> [Task prompt] Each record below must be written out again in exactly the same form.

[Collected data]
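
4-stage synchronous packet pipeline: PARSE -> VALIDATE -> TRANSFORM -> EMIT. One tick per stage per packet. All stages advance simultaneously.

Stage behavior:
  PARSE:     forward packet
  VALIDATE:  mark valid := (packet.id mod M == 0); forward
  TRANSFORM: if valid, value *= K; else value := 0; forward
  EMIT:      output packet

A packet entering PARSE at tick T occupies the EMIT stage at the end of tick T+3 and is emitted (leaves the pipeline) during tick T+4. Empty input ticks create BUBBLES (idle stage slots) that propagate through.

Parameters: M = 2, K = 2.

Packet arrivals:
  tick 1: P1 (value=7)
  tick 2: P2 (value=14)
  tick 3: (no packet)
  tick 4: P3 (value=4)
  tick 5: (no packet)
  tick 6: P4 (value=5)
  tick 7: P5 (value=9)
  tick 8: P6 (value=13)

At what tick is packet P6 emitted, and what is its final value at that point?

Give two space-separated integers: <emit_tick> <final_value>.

Answer: 12 26

Derivation:
Tick 1: [PARSE:P1(v=7,ok=F), VALIDATE:-, TRANSFORM:-, EMIT:-] out:-; in:P1
Tick 2: [PARSE:P2(v=14,ok=F), VALIDATE:P1(v=7,ok=F), TRANSFORM:-, EMIT:-] out:-; in:P2
Tick 3: [PARSE:-, VALIDATE:P2(v=14,ok=T), TRANSFORM:P1(v=0,ok=F), EMIT:-] out:-; in:-
Tick 4: [PARSE:P3(v=4,ok=F), VALIDATE:-, TRANSFORM:P2(v=28,ok=T), EMIT:P1(v=0,ok=F)] out:-; in:P3
Tick 5: [PARSE:-, VALIDATE:P3(v=4,ok=F), TRANSFORM:-, EMIT:P2(v=28,ok=T)] out:P1(v=0); in:-
Tick 6: [PARSE:P4(v=5,ok=F), VALIDATE:-, TRANSFORM:P3(v=0,ok=F), EMIT:-] out:P2(v=28); in:P4
Tick 7: [PARSE:P5(v=9,ok=F), VALIDATE:P4(v=5,ok=T), TRANSFORM:-, EMIT:P3(v=0,ok=F)] out:-; in:P5
Tick 8: [PARSE:P6(v=13,ok=F), VALIDATE:P5(v=9,ok=F), TRANSFORM:P4(v=10,ok=T), EMIT:-] out:P3(v=0); in:P6
Tick 9: [PARSE:-, VALIDATE:P6(v=13,ok=T), TRANSFORM:P5(v=0,ok=F), EMIT:P4(v=10,ok=T)] out:-; in:-
Tick 10: [PARSE:-, VALIDATE:-, TRANSFORM:P6(v=26,ok=T), EMIT:P5(v=0,ok=F)] out:P4(v=10); in:-
Tick 11: [PARSE:-, VALIDATE:-, TRANSFORM:-, EMIT:P6(v=26,ok=T)] out:P5(v=0); in:-
Tick 12: [PARSE:-, VALIDATE:-, TRANSFORM:-, EMIT:-] out:P6(v=26); in:-
P6: arrives tick 8, valid=True (id=6, id%2=0), emit tick 12, final value 26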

> [Answer to this exercise]
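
4-stage synchronous packet pipeline: PARSE -> VALIDATE -> TRANSFORM -> EMIT. One tick per stage per packet. All stages advance simultaneously.

Stage behavior:
  PARSE:     forward packet
  VALIDATE:  mark valid := (packet.id mod M == 0); forward
  TRANSFORM: if valid, value *= K; else value := 0; forward
  EMIT:      output packet

A packet entering PARSE at tick T occupies the EMIT stage at the end of tick T+3 and is emitted (leaves the pipeline) during tick T+4. Empty input ticks create BUBBLES (idle stage slots) that propagate through.

Parameters: M = 2, K = 2.

Packet arrivals:
  tick 1: P1 (value=7)
  tick 2: P2 (value=14)
  tick 3: (no packet)
  tick 4: P3 (value=4)
  tick 5: (no packet)
  tick 6: P4 (value=5)
  tick 7: P5 (value=9)
  tick 8: P6 (value=13)

At what tick is packet P6 emitted, and what is its final value at that point?

Give two space-separated integers: <emit_tick> <final_value>.

Answer: 12 26

Derivation:
Tick 1: [PARSE:P1(v=7,ok=F), VALIDATE:-, TRANSFORM:-, EMIT:-] out:-; in:P1
Tick 2: [PARSE:P2(v=14,ok=F), VALIDATE:P1(v=7,ok=F), TRANSFORM:-, EMIT:-] out:-; in:P2
Tick 3: [PARSE:-, VALIDATE:P2(v=14,ok=T), TRANSFORM:P1(v=0,ok=F), EMIT:-] out:-; in:-
Tick 4: [PARSE:P3(v=4,ok=F), VALIDATE:-, TRANSFORM:P2(v=28,ok=T), EMIT:P1(v=0,ok=F)] out:-; in:P3
Tick 5: [PARSE:-, VALIDATE:P3(v=4,ok=F), TRANSFORM:-, EMIT:P2(v=28,ok=T)] out:P1(v=0); in:-
Tick 6: [PARSE:P4(v=5,ok=F), VALIDATE:-, TRANSFORM:P3(v=0,ok=F), EMIT:-] out:P2(v=28); in:P4
Tick 7: [PARSE:P5(v=9,ok=F), VALIDATE:P4(v=5,ok=T), TRANSFORM:-, EMIT:P3(v=0,ok=F)] out:-; in:P5
Tick 8: [PARSE:P6(v=13,ok=F), VALIDATE:P5(v=9,ok=F), TRANSFORM:P4(v=10,ok=T), EMIT:-] out:P3(v=0); in:P6
Tick 9: [PARSE:-, VALIDATE:P6(v=13,ok=T), TRANSFORM:P5(v=0,ok=F), EMIT:P4(v=10,ok=T)] out:-; in:-
Tick 10: [PARSE:-, VALIDATE:-, TRANSFORM:P6(v=26,ok=T), EMIT:P5(v=0,ok=F)] out:P4(v=10); in:-
Tick 11: [PARSE:-, VALIDATE:-, TRANSFORM:-, EMIT:P6(v=26,ok=T)] out:P5(v=0); in:-
Tick 12: [PARSE:-, VALIDATE:-, TRANSFORM:-, EMIT:-] out:P6(v=26); in:-
P6: arrives tick 8, valid=True (id=6, id%2=0), emit tick 12, final value 26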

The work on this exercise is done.